(Extracted data entries)
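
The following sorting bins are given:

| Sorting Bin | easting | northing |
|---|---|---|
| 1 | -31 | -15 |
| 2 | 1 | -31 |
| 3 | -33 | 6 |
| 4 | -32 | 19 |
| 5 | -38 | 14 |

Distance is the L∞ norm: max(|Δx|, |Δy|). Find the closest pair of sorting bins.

Pairwise distances:
1–2: 32
1–3: 21
1–4: 34
1–5: 29
2–3: 37
2–4: 50
2–5: 45
3–4: 13
3–5: 8
4–5: 6
Closest pair: 4–5 at 6.

4 and 5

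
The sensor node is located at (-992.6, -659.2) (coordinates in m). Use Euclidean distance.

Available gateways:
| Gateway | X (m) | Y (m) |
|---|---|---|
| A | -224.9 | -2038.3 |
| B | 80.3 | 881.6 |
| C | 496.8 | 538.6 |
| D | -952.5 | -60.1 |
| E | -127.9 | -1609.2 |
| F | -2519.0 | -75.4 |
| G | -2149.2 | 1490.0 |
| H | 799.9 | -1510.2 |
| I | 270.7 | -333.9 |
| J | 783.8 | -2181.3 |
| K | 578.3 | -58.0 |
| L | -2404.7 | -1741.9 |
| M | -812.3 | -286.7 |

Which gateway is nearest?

M

Distances from (-992.6, -659.2):
A: 1578.4 m
B: 1877.5 m
C: 1911.3 m
D: 600.4 m
E: 1284.6 m
F: 1634.2 m
G: 2440.7 m
H: 1984.3 m
I: 1304.5 m
J: 2339.3 m
K: 1682.0 m
L: 1779.4 m
M: 413.8 m
Minimum: M at 413.8 m.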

| Exercise |
Once the records have been read, print them all again exactly.

| Completed task |
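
The following sorting bins are given:

| Sorting Bin | easting | northing |
|---|---|---|
| 1 | -31 | -15 |
| 2 | 1 | -31 |
| 3 | -33 | 6 |
| 4 | -32 | 19 |
| 5 | -38 | 14 |

Distance is the L∞ norm: max(|Δx|, |Δy|). Find the closest pair of sorting bins.

Pairwise distances:
1–2: 32
1–3: 21
1–4: 34
1–5: 29
2–3: 37
2–4: 50
2–5: 45
3–4: 13
3–5: 8
4–5: 6
Closest pair: 4–5 at 6.

4 and 5

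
The sensor node is located at (-992.6, -659.2) (coordinates in m). Use Euclidean distance.

Available gateways:
| Gateway | X (m) | Y (m) |
|---|---|---|
| A | -224.9 | -2038.3 |
| B | 80.3 | 881.6 |
| C | 496.8 | 538.6 |
| D | -952.5 | -60.1 |
| E | -127.9 | -1609.2 |
| F | -2519.0 | -75.4 |
| G | -2149.2 | 1490.0 |
| H | 799.9 | -1510.2 |
| I | 270.7 | -333.9 |
| J | 783.8 | -2181.3 |
| K | 578.3 | -58.0 |
| L | -2404.7 | -1741.9 |
| M | -812.3 | -286.7 |

Which gateway is nearest?

M

Distances from (-992.6, -659.2):
A: 1578.4 m
B: 1877.5 m
C: 1911.3 m
D: 600.4 m
E: 1284.6 m
F: 1634.2 m
G: 2440.7 m
H: 1984.3 m
I: 1304.5 m
J: 2339.3 m
K: 1682.0 m
L: 1779.4 m
M: 413.8 m
Minimum: M at 413.8 m.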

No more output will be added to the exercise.